### PROMPT
Return every line below exactly, without dropping any.

Stored items:

□ □ □ □ □ □ □

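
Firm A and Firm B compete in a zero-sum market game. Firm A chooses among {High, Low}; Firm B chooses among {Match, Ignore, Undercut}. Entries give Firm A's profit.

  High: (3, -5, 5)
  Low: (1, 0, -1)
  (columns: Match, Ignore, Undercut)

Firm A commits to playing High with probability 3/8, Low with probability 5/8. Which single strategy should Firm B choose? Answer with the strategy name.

If Firm B plays Match, Firm A's expected payoff is (3/8)·3 + (5/8)·1 = 7/4.
If Firm B plays Ignore, Firm A's expected payoff is (3/8)·(-5) + (5/8)·0 = -15/8.
If Firm B plays Undercut, Firm A's expected payoff is (3/8)·5 + (5/8)·(-1) = 5/4.
Firm B minimizes Firm A's payoff; the smallest is -15/8, so the best response is Ignore.

Ignore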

□ □ □ □ □ □ □

### RESPONSE FOR THIS EXERCISE
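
Firm A and Firm B compete in a zero-sum market game. Firm A chooses among {High, Low}; Firm B chooses among {Match, Ignore, Undercut}. Entries give Firm A's profit.

  High: (3, -5, 5)
  Low: (1, 0, -1)
  (columns: Match, Ignore, Undercut)

Firm A commits to playing High with probability 3/8, Low with probability 5/8. Which single strategy should Firm B choose? Answer with the strategy name.

If Firm B plays Match, Firm A's expected payoff is (3/8)·3 + (5/8)·1 = 7/4.
If Firm B plays Ignore, Firm A's expected payoff is (3/8)·(-5) + (5/8)·0 = -15/8.
If Firm B plays Undercut, Firm A's expected payoff is (3/8)·5 + (5/8)·(-1) = 5/4.
Firm B minimizes Firm A's payoff; the smallest is -15/8, so the best response is Ignore.

Ignore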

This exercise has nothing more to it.